* **INFORMATION SUPPLIED**
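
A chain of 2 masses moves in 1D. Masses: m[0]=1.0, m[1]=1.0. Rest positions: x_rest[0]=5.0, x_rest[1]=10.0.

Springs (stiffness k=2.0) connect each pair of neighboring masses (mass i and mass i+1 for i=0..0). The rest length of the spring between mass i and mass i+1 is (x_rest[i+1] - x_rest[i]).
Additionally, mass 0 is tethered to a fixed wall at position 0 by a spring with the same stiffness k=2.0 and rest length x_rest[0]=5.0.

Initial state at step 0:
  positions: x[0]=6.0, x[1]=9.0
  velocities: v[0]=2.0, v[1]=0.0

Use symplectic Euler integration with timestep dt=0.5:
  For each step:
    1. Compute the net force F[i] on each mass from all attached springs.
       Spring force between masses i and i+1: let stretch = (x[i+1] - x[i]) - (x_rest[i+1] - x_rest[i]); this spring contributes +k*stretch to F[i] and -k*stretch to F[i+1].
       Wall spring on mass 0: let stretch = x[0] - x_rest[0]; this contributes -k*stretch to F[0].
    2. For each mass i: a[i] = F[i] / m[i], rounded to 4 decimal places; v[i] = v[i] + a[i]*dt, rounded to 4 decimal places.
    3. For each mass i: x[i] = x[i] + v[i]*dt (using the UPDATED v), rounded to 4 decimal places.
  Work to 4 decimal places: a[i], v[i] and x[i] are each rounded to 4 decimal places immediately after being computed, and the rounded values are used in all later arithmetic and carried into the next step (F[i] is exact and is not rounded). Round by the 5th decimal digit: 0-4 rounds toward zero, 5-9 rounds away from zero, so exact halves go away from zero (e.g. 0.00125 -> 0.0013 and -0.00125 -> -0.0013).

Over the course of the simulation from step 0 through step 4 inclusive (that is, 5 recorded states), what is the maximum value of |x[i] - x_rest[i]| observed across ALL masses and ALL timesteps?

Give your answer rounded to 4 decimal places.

Answer: 1.6250

Derivation:
Step 0: x=[6.0000 9.0000] v=[2.0000 0.0000]
Step 1: x=[5.5000 10.0000] v=[-1.0000 2.0000]
Step 2: x=[4.5000 11.2500] v=[-2.0000 2.5000]
Step 3: x=[4.6250 11.6250] v=[0.2500 0.7500]
Step 4: x=[5.9375 11.0000] v=[2.6250 -1.2500]
Max displacement = 1.6250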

* **REQUIRED ACTION**
Every line from the start of the listing through the line with "Springs (stiffness k=2.0)" should be reproduced exactly, and no other line.

* **RESULT OF THE EXERCISE**
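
A chain of 2 masses moves in 1D. Masses: m[0]=1.0, m[1]=1.0. Rest positions: x_rest[0]=5.0, x_rest[1]=10.0.

Springs (stiffness k=2.0) connect each pair of neighboring masses (mass i and mass i+1 for i=0..0). The rest length of the spring between mass i and mass i+1 is (x_rest[i+1] - x_rest[i]).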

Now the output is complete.